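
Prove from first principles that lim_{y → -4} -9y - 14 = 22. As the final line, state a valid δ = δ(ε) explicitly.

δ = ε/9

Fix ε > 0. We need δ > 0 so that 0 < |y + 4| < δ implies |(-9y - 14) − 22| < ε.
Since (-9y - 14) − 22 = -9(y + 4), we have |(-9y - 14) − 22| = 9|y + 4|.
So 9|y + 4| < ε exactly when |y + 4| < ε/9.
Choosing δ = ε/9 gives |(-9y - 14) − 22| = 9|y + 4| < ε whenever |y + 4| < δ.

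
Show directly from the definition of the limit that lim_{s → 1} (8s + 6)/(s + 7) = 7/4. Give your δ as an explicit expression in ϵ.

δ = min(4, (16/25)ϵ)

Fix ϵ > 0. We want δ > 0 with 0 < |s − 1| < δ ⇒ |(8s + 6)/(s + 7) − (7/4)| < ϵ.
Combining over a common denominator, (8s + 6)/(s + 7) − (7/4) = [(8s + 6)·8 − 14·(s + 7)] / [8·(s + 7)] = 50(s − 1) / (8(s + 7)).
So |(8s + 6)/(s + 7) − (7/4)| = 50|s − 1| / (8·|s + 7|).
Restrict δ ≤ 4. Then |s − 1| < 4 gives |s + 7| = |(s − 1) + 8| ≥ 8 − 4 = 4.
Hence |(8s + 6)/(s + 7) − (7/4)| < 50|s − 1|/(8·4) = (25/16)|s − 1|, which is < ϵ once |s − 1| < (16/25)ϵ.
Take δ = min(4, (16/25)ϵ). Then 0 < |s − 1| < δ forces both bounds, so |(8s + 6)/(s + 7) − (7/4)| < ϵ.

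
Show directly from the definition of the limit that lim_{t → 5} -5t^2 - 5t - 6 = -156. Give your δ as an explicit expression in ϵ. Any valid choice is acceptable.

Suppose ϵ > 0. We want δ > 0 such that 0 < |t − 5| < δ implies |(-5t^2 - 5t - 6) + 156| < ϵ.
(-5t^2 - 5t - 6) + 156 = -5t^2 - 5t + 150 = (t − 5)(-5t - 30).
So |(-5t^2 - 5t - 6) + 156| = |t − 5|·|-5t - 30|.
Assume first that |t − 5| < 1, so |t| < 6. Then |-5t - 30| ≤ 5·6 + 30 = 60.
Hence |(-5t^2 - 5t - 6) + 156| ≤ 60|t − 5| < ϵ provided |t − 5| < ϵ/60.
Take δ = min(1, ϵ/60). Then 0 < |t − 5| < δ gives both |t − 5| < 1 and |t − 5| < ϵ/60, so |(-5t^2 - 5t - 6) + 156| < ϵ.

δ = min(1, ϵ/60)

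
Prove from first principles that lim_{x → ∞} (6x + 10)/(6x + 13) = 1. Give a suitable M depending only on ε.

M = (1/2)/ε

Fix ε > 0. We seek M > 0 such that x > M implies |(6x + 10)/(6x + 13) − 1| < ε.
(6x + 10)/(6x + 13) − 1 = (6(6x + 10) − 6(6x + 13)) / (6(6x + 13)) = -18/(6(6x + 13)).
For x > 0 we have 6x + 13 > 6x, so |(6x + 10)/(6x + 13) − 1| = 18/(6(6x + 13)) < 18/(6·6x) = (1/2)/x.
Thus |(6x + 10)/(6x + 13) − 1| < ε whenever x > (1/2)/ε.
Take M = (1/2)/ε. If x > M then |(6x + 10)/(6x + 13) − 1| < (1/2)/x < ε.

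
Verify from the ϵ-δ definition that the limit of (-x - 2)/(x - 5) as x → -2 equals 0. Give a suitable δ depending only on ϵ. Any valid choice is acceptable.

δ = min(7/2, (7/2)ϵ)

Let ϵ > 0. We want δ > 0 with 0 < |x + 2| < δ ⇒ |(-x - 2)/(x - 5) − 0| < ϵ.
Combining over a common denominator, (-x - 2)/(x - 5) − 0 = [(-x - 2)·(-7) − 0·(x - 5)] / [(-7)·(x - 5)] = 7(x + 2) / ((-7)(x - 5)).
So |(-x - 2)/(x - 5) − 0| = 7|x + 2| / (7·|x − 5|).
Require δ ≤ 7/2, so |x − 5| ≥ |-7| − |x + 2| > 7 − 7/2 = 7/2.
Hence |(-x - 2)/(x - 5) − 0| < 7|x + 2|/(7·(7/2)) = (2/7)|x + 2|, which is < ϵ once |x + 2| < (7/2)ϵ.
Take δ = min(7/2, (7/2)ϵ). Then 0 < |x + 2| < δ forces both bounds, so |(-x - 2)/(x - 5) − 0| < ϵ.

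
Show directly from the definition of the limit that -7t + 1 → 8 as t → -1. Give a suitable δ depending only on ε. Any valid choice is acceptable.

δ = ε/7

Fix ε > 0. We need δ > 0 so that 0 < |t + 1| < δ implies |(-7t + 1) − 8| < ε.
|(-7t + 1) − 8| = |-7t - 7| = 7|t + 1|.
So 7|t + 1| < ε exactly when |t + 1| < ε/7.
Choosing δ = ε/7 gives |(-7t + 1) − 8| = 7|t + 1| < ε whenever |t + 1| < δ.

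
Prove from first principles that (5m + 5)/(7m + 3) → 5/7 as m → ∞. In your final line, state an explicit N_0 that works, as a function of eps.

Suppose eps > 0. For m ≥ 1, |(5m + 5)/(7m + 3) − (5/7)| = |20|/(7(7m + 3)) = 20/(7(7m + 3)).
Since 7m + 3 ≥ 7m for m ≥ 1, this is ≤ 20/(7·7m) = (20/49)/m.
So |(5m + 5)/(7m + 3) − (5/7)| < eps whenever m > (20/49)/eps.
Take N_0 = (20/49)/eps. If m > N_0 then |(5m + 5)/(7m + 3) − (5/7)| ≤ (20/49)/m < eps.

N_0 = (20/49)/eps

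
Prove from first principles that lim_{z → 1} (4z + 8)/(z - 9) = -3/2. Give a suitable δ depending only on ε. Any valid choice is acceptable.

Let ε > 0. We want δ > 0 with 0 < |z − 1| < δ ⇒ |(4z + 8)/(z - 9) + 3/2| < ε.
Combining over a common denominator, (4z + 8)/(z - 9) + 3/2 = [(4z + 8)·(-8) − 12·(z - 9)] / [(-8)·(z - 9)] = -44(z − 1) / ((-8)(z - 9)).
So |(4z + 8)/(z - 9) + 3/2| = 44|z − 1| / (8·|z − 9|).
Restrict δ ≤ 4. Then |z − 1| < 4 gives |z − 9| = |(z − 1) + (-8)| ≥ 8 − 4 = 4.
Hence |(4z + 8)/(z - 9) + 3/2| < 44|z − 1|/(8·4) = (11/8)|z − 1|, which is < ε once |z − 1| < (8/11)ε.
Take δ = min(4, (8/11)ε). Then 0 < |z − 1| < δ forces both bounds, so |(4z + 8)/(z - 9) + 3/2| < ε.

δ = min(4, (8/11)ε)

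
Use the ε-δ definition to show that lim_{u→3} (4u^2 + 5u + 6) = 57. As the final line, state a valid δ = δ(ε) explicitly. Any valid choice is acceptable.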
※ ※ ※
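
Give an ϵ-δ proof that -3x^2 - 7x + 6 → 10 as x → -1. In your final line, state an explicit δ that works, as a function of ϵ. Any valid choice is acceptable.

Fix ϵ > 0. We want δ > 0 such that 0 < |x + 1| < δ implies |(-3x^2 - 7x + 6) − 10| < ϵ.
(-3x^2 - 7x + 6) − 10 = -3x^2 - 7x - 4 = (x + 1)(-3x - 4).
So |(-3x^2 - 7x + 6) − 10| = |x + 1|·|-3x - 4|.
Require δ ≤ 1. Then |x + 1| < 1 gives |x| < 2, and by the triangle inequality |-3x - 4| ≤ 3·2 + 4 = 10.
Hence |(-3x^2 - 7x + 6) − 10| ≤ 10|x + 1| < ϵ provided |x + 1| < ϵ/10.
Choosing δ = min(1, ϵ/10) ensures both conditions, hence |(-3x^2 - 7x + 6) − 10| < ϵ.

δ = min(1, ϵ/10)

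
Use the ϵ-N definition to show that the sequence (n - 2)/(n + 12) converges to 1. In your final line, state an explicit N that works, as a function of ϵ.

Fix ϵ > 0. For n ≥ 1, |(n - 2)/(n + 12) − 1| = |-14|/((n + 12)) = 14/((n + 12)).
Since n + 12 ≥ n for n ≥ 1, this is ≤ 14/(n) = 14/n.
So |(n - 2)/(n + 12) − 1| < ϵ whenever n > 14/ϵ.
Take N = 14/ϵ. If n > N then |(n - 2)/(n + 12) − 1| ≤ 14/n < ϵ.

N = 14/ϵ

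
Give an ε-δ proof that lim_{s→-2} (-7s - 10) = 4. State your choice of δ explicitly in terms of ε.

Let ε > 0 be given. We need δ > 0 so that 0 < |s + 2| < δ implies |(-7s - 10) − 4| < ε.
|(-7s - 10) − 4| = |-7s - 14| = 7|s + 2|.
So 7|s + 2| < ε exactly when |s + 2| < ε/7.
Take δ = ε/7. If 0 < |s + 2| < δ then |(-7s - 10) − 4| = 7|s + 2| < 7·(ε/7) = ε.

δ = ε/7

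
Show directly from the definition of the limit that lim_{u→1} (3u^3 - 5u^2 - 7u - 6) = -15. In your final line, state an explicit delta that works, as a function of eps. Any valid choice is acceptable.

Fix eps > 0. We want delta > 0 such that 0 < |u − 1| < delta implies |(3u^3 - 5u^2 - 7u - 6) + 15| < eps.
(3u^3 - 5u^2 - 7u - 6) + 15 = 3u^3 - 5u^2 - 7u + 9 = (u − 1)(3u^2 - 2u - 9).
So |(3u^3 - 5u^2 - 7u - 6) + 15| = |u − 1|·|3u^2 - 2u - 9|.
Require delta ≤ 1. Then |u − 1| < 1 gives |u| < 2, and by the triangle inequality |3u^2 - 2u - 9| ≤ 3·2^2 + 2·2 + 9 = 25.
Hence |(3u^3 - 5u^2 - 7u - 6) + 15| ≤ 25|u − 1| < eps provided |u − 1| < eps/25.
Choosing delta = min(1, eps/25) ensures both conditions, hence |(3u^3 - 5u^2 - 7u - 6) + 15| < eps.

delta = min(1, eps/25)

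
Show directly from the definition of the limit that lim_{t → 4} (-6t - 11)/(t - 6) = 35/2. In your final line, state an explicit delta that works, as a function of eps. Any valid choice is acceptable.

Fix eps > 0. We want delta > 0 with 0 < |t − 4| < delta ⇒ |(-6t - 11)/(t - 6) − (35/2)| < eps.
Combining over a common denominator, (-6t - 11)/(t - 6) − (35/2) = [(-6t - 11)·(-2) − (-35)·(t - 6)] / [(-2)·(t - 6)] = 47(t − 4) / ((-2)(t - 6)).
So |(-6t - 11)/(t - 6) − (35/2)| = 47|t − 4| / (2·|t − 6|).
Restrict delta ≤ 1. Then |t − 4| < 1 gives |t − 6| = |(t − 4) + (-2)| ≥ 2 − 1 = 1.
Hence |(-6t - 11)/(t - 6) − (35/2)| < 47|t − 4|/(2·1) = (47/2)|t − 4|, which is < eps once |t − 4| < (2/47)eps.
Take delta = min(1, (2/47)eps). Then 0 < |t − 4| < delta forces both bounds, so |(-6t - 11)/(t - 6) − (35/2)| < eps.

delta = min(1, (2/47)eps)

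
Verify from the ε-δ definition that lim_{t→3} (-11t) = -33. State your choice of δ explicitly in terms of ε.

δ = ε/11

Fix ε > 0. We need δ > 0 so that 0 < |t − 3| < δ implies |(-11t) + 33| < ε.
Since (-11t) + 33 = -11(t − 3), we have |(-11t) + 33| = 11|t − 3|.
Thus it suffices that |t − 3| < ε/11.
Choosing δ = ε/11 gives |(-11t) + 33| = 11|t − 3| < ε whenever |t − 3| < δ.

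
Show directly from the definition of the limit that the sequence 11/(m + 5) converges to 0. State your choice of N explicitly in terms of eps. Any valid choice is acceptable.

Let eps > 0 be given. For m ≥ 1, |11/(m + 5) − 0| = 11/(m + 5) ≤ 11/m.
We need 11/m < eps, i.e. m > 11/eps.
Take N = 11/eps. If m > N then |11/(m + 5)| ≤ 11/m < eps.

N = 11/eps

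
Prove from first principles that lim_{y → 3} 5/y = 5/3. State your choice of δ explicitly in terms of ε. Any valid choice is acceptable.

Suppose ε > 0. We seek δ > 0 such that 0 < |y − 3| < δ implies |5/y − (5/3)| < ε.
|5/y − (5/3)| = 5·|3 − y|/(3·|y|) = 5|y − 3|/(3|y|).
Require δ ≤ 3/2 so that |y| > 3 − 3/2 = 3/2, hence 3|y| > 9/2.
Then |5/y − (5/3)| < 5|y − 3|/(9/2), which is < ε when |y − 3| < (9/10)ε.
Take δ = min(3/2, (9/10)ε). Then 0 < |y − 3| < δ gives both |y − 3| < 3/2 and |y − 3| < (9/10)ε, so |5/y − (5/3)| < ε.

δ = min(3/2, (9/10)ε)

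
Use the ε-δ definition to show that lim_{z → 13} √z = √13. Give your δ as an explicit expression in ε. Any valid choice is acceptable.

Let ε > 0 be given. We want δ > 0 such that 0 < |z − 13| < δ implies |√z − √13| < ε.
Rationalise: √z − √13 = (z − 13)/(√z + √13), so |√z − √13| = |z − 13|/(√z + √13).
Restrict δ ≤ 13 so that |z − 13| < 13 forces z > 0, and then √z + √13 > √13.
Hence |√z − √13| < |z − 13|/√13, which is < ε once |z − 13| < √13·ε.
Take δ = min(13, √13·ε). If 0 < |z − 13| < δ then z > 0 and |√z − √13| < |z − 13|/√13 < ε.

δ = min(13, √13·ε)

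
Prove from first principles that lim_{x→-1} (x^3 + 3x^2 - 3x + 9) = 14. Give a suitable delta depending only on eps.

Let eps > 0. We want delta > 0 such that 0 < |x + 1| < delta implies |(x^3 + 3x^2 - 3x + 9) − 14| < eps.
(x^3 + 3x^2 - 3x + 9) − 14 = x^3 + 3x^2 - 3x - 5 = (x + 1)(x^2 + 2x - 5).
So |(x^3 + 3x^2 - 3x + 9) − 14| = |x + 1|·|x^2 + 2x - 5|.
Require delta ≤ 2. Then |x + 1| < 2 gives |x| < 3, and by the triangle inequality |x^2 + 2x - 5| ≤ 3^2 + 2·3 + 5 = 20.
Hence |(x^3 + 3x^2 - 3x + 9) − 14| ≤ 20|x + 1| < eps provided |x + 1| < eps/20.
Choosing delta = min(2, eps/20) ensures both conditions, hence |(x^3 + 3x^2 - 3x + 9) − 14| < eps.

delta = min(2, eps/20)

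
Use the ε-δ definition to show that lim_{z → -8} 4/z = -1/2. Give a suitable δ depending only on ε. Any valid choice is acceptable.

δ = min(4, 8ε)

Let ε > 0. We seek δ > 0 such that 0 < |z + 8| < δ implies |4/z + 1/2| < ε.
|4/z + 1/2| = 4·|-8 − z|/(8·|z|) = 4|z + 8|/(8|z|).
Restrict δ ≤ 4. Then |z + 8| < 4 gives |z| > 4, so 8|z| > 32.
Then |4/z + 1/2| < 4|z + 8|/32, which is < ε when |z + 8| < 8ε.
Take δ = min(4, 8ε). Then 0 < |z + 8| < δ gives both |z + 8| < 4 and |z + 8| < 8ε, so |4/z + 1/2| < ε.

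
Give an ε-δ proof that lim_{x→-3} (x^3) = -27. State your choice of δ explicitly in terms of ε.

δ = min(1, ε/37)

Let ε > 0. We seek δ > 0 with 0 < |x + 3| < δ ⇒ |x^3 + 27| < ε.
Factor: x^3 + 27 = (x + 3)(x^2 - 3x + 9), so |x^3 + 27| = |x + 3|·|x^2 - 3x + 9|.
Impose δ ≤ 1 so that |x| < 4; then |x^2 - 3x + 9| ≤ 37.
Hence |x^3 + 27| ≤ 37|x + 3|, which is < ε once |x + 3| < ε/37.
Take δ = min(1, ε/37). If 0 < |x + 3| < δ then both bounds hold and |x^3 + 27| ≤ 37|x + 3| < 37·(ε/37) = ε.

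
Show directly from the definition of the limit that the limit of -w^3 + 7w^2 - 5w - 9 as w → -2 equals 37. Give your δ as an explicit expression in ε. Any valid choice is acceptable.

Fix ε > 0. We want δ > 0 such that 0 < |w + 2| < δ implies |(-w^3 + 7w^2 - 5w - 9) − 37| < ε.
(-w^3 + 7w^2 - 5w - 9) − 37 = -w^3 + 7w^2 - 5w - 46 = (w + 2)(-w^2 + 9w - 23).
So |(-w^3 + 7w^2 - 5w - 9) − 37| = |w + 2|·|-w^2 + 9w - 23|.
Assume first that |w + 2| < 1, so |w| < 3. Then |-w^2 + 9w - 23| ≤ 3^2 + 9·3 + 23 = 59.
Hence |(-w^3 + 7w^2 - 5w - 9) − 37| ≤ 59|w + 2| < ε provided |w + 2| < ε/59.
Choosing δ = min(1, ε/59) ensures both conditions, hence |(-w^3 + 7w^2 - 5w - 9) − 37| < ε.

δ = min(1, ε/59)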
※ ※ ※
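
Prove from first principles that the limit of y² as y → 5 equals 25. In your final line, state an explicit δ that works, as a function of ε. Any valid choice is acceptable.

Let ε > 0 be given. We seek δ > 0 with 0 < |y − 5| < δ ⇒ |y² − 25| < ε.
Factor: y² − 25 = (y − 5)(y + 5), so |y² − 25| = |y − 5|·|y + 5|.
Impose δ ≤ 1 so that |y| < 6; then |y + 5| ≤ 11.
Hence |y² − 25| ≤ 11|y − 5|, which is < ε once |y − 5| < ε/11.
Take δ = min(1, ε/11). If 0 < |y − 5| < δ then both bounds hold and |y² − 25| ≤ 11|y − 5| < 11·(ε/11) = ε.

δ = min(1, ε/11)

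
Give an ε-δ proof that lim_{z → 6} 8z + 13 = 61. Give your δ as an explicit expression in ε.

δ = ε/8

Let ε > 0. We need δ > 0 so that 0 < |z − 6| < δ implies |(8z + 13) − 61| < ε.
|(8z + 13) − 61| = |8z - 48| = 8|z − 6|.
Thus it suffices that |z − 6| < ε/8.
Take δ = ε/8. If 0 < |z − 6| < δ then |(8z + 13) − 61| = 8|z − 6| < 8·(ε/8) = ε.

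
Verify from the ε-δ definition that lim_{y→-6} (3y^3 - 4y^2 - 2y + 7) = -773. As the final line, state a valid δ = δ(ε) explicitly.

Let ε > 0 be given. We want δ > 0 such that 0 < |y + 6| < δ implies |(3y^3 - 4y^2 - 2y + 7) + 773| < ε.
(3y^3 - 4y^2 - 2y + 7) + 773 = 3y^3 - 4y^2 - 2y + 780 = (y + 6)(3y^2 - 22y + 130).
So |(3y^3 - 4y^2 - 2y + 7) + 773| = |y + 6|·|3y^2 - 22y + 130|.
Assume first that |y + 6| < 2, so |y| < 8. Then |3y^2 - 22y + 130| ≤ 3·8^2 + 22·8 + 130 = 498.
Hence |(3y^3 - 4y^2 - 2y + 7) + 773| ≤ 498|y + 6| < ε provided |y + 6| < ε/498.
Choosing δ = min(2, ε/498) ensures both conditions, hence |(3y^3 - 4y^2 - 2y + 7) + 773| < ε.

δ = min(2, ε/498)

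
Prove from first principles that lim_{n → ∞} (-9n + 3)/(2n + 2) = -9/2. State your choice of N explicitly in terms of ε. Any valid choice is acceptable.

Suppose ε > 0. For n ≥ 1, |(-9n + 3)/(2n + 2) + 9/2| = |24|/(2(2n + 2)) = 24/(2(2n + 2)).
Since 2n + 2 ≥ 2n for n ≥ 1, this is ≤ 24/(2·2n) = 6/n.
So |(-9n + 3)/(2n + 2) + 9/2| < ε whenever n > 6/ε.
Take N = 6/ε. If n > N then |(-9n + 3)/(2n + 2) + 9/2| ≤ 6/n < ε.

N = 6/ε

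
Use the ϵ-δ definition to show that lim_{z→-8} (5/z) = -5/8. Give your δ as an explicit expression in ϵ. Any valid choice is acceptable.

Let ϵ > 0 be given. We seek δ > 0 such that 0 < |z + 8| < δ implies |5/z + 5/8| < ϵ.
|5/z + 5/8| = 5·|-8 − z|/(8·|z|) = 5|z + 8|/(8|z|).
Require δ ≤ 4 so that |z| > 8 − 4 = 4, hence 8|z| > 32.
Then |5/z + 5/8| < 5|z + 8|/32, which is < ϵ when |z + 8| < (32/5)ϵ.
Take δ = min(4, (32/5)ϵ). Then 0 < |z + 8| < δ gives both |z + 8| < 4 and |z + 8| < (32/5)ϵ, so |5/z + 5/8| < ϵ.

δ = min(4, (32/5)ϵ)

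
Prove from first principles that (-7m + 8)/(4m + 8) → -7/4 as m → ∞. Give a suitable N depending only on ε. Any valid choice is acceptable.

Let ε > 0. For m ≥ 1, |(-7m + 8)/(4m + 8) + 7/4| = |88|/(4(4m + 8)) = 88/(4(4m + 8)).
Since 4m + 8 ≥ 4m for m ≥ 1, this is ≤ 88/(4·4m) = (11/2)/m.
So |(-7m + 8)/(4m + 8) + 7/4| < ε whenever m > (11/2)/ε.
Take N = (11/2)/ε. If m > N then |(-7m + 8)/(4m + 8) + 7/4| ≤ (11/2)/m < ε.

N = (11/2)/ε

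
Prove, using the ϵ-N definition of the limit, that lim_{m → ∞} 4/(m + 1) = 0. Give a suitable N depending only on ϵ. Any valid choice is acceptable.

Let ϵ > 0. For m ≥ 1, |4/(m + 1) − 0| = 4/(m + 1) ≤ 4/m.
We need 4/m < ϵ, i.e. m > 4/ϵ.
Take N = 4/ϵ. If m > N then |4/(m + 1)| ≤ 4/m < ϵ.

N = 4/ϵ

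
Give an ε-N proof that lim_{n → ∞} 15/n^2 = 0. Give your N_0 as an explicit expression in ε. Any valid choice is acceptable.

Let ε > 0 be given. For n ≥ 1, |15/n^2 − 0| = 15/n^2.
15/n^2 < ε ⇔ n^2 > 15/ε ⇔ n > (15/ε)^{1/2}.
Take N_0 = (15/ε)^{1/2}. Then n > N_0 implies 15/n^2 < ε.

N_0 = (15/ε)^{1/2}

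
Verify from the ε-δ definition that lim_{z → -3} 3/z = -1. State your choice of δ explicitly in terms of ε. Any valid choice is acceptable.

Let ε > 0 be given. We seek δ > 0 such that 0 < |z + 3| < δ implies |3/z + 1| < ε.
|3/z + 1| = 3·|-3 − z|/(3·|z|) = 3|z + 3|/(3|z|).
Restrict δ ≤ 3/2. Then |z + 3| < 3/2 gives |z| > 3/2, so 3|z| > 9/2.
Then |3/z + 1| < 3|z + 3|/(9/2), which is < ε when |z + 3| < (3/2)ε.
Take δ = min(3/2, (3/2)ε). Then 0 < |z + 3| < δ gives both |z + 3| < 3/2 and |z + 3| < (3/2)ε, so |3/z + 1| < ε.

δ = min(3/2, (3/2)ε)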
※ ※ ※
Work task
Scan the records above for the lines holding "-3/2. Give a" and "explicitly. Any valid choice is acceptable.". Transcribe those two and every line between them word for word, and no others.

Expected answer
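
Prove from first principles that lim_{z → 1} (4z + 8)/(z - 9) = -3/2. Give a suitable δ depending only on ε. Any valid choice is acceptable.

Let ε > 0. We want δ > 0 with 0 < |z − 1| < δ ⇒ |(4z + 8)/(z - 9) + 3/2| < ε.
Combining over a common denominator, (4z + 8)/(z - 9) + 3/2 = [(4z + 8)·(-8) − 12·(z - 9)] / [(-8)·(z - 9)] = -44(z − 1) / ((-8)(z - 9)).
So |(4z + 8)/(z - 9) + 3/2| = 44|z − 1| / (8·|z − 9|).
Restrict δ ≤ 4. Then |z − 1| < 4 gives |z − 9| = |(z − 1) + (-8)| ≥ 8 − 4 = 4.
Hence |(4z + 8)/(z - 9) + 3/2| < 44|z − 1|/(8·4) = (11/8)|z − 1|, which is < ε once |z − 1| < (8/11)ε.
Take δ = min(4, (8/11)ε). Then 0 < |z − 1| < δ forces both bounds, so |(4z + 8)/(z - 9) + 3/2| < ε.

δ = min(4, (8/11)ε)

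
Use the ε-δ definition to show that lim_{u→3} (4u^2 + 5u + 6) = 57. As the final line, state a valid δ = δ(ε) explicitly. Any valid choice is acceptable.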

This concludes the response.